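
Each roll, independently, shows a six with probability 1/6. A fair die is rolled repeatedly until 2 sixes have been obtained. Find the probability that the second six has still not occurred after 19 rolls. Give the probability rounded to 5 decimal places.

0.15024

Needing more than 19 rolls ⇔ fewer than 2 successes in the first 19. With X ~ Binomial(19, 0.166667), P(Y > 19) = P(X ≤ 1).
  k=0: C(19,0)·0.166667^0·0.833333^19 = 0.0313009
  k=1: C(19,1)·0.166667^1·0.833333^18 = 0.1189433
P(X ≤ 1) = 0.1502441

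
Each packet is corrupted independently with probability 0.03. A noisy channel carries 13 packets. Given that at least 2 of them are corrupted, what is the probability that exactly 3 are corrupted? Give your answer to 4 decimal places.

X ~ Binomial(13, 0.03). Want P(X=3 | X≥2) = P(X=3) / P(X≥2).
P(X=3) = C(13,3)·0.03^3·0.97^10 = 0.005694
P(X≥2) = 1 − 0.673027 − 0.270599 = 0.056374
Ratio = 0.005694 / 0.056374 = 0.101010

0.1010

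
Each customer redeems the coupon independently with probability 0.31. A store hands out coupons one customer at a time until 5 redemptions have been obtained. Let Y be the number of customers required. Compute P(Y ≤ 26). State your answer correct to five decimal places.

0.94038

Finishing within 26 customers ⇔ at least 5 successes in the first 26. With X ~ Binomial(26, 0.31), P(Y ≤ 26) = 1 − P(X ≤ 4).
  k=0: C(26,0)·0.31^0·0.69^26 = 0.0000646
  k=1: C(26,1)·0.31^1·0.69^25 = 0.0007543
  k=2: C(26,2)·0.31^2·0.69^24 = 0.0042363
  k=3: C(26,3)·0.31^3·0.69^23 = 0.0152261
  k=4: C(26,4)·0.31^4·0.69^22 = 0.0393340
1 − 0.0596152 = 0.9403848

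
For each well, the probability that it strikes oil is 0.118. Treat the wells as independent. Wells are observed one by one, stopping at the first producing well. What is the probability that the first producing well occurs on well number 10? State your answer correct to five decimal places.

Geometric (trials to first success), p = 0.118.
P(Y = 10) = (1−p)^9 · p = 0.32301 · 0.118 = 0.0381153

0.03812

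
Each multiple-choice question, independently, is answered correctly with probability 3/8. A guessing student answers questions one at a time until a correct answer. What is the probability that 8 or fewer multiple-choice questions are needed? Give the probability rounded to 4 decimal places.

0.9767

Y = number of multiple-choice questions to the first success; geometric, p = 0.375.
P(Y ≤ 8) = 1 − (1−p)^8 = 1 − 0.023283 = 0.976717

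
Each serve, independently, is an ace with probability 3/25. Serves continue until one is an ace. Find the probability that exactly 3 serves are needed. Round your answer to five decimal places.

0.09293

Geometric (trials to first success), p = 0.12.
P(Y = 3) = (1−p)^2 · p = 0.7744 · 0.12 = 0.0929280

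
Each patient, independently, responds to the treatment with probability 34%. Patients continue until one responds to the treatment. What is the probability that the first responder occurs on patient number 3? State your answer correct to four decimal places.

0.1481

Geometric (trials to first success), p = 0.34.
P(Y = 3) = (1−p)^2 · p = 0.4356 · 0.34 = 0.148104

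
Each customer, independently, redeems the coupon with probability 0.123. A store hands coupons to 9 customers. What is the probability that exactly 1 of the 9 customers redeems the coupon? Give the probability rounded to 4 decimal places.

0.3874

X ~ Binomial(n=9, p=0.123).
P(X=1) = C(9,1) · p^1 · (1−p)^8
= 9 · 0.123 · 0.34994 = 0.387386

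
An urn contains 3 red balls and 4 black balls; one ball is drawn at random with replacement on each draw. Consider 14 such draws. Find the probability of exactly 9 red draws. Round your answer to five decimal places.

X ~ Binomial(n=14, p=0.428571).
P(X=9) = C(14,9) · p^9 · (1−p)^5
= 2002 · 0.00048776 · 0.060927 = 0.0594953

0.05950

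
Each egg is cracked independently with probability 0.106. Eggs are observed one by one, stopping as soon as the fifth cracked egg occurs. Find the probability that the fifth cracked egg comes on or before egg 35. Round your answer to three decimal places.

0.311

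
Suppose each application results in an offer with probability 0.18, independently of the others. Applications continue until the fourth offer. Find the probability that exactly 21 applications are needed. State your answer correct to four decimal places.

Y = trial on which the fourth success occurs; negative binomial, r=4, p=0.18.
P(Y=21) = C(20,3) · p^4 · (1−p)^17
= 1140 · 0.0010498 · 0.034264 = 0.041004

0.0410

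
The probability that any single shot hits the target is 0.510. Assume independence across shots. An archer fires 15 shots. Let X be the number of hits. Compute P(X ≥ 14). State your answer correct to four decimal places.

X ~ Binomial(15, 0.51); P(X ≥ 14) = Σ C(15,k) p^k (1−p)^(15−k) over k:
  k=14: C(15,14)·0.51^14·0.49^1 = 0.000592
  k=15: C(15,15)·0.51^15·0.49^0 = 0.000041
Total = 0.000633

0.0006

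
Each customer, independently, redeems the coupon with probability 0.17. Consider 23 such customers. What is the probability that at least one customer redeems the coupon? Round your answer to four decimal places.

0.9862

P(at least one) = 1 − P(none) = 1 − (1 − 0.17)^23
= 1 − 0.013766 = 0.986234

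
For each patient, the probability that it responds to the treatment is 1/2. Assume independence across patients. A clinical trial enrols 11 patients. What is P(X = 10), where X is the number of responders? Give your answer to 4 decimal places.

X ~ Binomial(n=11, p=0.50).
P(X=10) = C(11,10) · p^10 · (1−p)^1
= 11 · 0.00097656 · 0.5 = 0.005371

0.0054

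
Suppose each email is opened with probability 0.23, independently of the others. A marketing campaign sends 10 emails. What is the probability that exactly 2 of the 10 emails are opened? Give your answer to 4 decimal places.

X ~ Binomial(n=10, p=0.23).
P(X=2) = C(10,2) · p^2 · (1−p)^8
= 45 · 0.0529 · 0.12357 = 0.294167

0.2942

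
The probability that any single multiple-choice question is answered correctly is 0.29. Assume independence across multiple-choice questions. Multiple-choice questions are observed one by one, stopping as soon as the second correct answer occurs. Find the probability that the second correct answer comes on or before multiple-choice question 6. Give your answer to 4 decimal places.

0.5580

Finishing within 6 multiple-choice questions ⇔ at least 2 successes in the first 6. With X ~ Binomial(6, 0.29), P(Y ≤ 6) = 1 − P(X ≤ 1).
  k=0: C(6,0)·0.29^0·0.71^6 = 0.128100
  k=1: C(6,1)·0.29^1·0.71^5 = 0.313936
1 − 0.442036 = 0.557964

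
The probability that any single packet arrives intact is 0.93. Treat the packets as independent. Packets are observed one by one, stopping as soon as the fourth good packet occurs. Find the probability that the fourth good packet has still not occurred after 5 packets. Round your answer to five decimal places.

Needing more than 5 packets ⇔ fewer than 4 successes in the first 5. With X ~ Binomial(5, 0.93), P(Y > 5) = P(X ≤ 3).
  k=0: C(5,0)·0.93^0·0.07^5 = 0.0000017
  k=1: C(5,1)·0.93^1·0.07^4 = 0.0001116
  k=2: C(5,2)·0.93^2·0.07^3 = 0.0029666
  k=3: C(5,3)·0.93^3·0.07^2 = 0.0394135
P(X ≤ 3) = 0.0424934

0.04249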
┄┄┄┄┄┄
■ WORK ITEM
Every entry above, from first to last, should be repeated exactly.

■ FINISHED TASK
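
Each roll, independently, shows a six with probability 1/6. A fair die is rolled repeatedly until 2 sixes have been obtained. Find the probability that the second six has still not occurred after 19 rolls. Give the probability rounded to 5 decimal places.

0.15024

Needing more than 19 rolls ⇔ fewer than 2 successes in the first 19. With X ~ Binomial(19, 0.166667), P(Y > 19) = P(X ≤ 1).
  k=0: C(19,0)·0.166667^0·0.833333^19 = 0.0313009
  k=1: C(19,1)·0.166667^1·0.833333^18 = 0.1189433
P(X ≤ 1) = 0.1502441

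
Each packet is corrupted independently with probability 0.03. A noisy channel carries 13 packets. Given that at least 2 of them are corrupted, what is the probability that exactly 3 are corrupted? Give your answer to 4 decimal places.

X ~ Binomial(13, 0.03). Want P(X=3 | X≥2) = P(X=3) / P(X≥2).
P(X=3) = C(13,3)·0.03^3·0.97^10 = 0.005694
P(X≥2) = 1 − 0.673027 − 0.270599 = 0.056374
Ratio = 0.005694 / 0.056374 = 0.101010

0.1010

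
Each customer redeems the coupon independently with probability 0.31. A store hands out coupons one customer at a time until 5 redemptions have been obtained. Let Y be the number of customers required. Compute P(Y ≤ 26). State your answer correct to five decimal places.

0.94038

Finishing within 26 customers ⇔ at least 5 successes in the first 26. With X ~ Binomial(26, 0.31), P(Y ≤ 26) = 1 − P(X ≤ 4).
  k=0: C(26,0)·0.31^0·0.69^26 = 0.0000646
  k=1: C(26,1)·0.31^1·0.69^25 = 0.0007543
  k=2: C(26,2)·0.31^2·0.69^24 = 0.0042363
  k=3: C(26,3)·0.31^3·0.69^23 = 0.0152261
  k=4: C(26,4)·0.31^4·0.69^22 = 0.0393340
1 − 0.0596152 = 0.9403848

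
For each well, the probability that it strikes oil is 0.118. Treat the wells as independent. Wells are observed one by one, stopping at the first producing well. What is the probability that the first producing well occurs on well number 10? State your answer correct to five decimal places.

Geometric (trials to first success), p = 0.118.
P(Y = 10) = (1−p)^9 · p = 0.32301 · 0.118 = 0.0381153

0.03812

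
Each multiple-choice question, independently, is answered correctly with probability 3/8. A guessing student answers questions one at a time until a correct answer. What is the probability that 8 or fewer multiple-choice questions are needed? Give the probability rounded to 4 decimal places.

0.9767

Y = number of multiple-choice questions to the first success; geometric, p = 0.375.
P(Y ≤ 8) = 1 − (1−p)^8 = 1 − 0.023283 = 0.976717

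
Each serve, independently, is an ace with probability 3/25. Serves continue until one is an ace. Find the probability that exactly 3 serves are needed. Round your answer to five decimal places.

0.09293

Geometric (trials to first success), p = 0.12.
P(Y = 3) = (1−p)^2 · p = 0.7744 · 0.12 = 0.0929280

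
Each patient, independently, responds to the treatment with probability 34%. Patients continue until one responds to the treatment. What is the probability that the first responder occurs on patient number 3? State your answer correct to four decimal places.

0.1481

Geometric (trials to first success), p = 0.34.
P(Y = 3) = (1−p)^2 · p = 0.4356 · 0.34 = 0.148104

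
Each customer, independently, redeems the coupon with probability 0.123. A store hands coupons to 9 customers. What is the probability that exactly 1 of the 9 customers redeems the coupon? Give the probability rounded to 4 decimal places.

0.3874

X ~ Binomial(n=9, p=0.123).
P(X=1) = C(9,1) · p^1 · (1−p)^8
= 9 · 0.123 · 0.34994 = 0.387386

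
An urn contains 3 red balls and 4 black balls; one ball is drawn at random with replacement on each draw. Consider 14 such draws. Find the probability of exactly 9 red draws. Round your answer to five decimal places.

X ~ Binomial(n=14, p=0.428571).
P(X=9) = C(14,9) · p^9 · (1−p)^5
= 2002 · 0.00048776 · 0.060927 = 0.0594953

0.05950

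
Each egg is cracked independently with probability 0.106. Eggs are observed one by one, stopping as soon as the fifth cracked egg occurs. Find the probability that the fifth cracked egg comes on or before egg 35. Round your answer to three decimal places.

0.311

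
Suppose each application results in an offer with probability 0.18, independently of the others. Applications continue until the fourth offer. Find the probability that exactly 21 applications are needed. State your answer correct to four decimal places.

Y = trial on which the fourth success occurs; negative binomial, r=4, p=0.18.
P(Y=21) = C(20,3) · p^4 · (1−p)^17
= 1140 · 0.0010498 · 0.034264 = 0.041004

0.0410

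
The probability that any single shot hits the target is 0.510. Assume independence across shots. An archer fires 15 shots. Let X be the number of hits. Compute P(X ≥ 14). State your answer correct to four decimal places.

X ~ Binomial(15, 0.51); P(X ≥ 14) = Σ C(15,k) p^k (1−p)^(15−k) over k:
  k=14: C(15,14)·0.51^14·0.49^1 = 0.000592
  k=15: C(15,15)·0.51^15·0.49^0 = 0.000041
Total = 0.000633

0.0006

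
Each customer, independently, redeems the coupon with probability 0.17. Consider 23 such customers. What is the probability that at least one customer redeems the coupon? Round your answer to four decimal places.

0.9862

P(at least one) = 1 − P(none) = 1 − (1 − 0.17)^23
= 1 − 0.013766 = 0.986234

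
For each patient, the probability that it responds to the treatment is 1/2. Assume independence across patients. A clinical trial enrols 11 patients. What is P(X = 10), where X is the number of responders? Give your answer to 4 decimal places.

X ~ Binomial(n=11, p=0.50).
P(X=10) = C(11,10) · p^10 · (1−p)^1
= 11 · 0.00097656 · 0.5 = 0.005371

0.0054

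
Suppose each email is opened with probability 0.23, independently of the others. A marketing campaign sends 10 emails. What is the probability that exactly 2 of the 10 emails are opened? Give your answer to 4 decimal places.

X ~ Binomial(n=10, p=0.23).
P(X=2) = C(10,2) · p^2 · (1−p)^8
= 45 · 0.0529 · 0.12357 = 0.294167

0.2942

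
The probability that any single multiple-choice question is answered correctly is 0.29. Assume independence across multiple-choice questions. Multiple-choice questions are observed one by one, stopping as soon as the second correct answer occurs. Find the probability that the second correct answer comes on or before multiple-choice question 6. Give your answer to 4 decimal places.

0.5580

Finishing within 6 multiple-choice questions ⇔ at least 2 successes in the first 6. With X ~ Binomial(6, 0.29), P(Y ≤ 6) = 1 − P(X ≤ 1).
  k=0: C(6,0)·0.29^0·0.71^6 = 0.128100
  k=1: C(6,1)·0.29^1·0.71^5 = 0.313936
1 − 0.442036 = 0.557964

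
The probability that any single packet arrives intact is 0.93. Treat the packets as independent. Packets are observed one by one, stopping as soon as the fourth good packet occurs. Find the probability that the fourth good packet has still not occurred after 5 packets. Round your answer to five decimal places.

Needing more than 5 packets ⇔ fewer than 4 successes in the first 5. With X ~ Binomial(5, 0.93), P(Y > 5) = P(X ≤ 3).
  k=0: C(5,0)·0.93^0·0.07^5 = 0.0000017
  k=1: C(5,1)·0.93^1·0.07^4 = 0.0001116
  k=2: C(5,2)·0.93^2·0.07^3 = 0.0029666
  k=3: C(5,3)·0.93^3·0.07^2 = 0.0394135
P(X ≤ 3) = 0.0424934

0.04249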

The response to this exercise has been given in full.